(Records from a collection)
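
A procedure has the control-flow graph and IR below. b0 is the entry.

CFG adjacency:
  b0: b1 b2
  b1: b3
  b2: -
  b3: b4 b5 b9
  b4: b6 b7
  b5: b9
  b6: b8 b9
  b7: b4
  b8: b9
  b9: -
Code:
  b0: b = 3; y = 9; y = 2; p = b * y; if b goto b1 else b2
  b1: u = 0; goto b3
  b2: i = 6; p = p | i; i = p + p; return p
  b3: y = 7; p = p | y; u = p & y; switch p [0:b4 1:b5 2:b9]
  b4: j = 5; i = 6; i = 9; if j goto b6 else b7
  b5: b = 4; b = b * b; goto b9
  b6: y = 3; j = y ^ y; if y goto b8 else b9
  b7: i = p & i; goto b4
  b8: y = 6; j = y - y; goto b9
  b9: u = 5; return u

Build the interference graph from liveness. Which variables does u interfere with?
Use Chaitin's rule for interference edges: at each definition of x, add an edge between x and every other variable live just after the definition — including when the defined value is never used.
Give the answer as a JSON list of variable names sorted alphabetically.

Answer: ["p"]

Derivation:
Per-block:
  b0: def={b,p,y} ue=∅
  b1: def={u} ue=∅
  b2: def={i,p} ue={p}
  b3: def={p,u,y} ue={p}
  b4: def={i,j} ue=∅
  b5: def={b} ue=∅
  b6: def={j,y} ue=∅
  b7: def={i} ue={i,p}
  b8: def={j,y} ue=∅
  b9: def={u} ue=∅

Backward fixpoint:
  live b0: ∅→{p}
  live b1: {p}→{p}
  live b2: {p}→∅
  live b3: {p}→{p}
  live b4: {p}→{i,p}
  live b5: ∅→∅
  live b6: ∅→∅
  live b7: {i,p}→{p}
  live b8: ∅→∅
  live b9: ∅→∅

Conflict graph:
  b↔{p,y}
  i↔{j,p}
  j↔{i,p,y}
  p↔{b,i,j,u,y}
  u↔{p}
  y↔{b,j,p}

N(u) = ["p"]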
---
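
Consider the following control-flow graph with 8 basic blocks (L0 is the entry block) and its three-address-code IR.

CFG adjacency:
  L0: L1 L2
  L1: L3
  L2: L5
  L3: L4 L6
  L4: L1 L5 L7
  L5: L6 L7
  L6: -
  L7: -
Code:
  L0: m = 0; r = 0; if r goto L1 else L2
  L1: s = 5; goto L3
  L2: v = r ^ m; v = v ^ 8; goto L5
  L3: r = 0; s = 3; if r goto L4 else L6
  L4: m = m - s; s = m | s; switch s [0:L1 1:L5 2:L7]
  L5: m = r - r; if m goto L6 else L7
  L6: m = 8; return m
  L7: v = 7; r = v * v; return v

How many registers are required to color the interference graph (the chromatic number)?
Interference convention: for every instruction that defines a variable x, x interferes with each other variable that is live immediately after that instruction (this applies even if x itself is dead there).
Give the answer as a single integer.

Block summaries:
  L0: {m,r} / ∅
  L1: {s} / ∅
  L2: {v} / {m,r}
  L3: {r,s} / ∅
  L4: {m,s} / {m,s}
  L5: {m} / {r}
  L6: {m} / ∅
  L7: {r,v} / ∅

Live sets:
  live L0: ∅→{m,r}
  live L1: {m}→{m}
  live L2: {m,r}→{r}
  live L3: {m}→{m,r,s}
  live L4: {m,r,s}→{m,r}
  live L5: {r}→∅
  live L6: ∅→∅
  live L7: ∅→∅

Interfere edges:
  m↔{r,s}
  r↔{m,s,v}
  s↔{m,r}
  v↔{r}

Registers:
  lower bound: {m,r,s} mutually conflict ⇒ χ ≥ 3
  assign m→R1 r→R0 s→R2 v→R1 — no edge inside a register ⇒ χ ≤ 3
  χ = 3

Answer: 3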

### What this task involves:
Please say how many lines in the entries hold the string "entry". Give only the number.

### Solution for this exercise:
2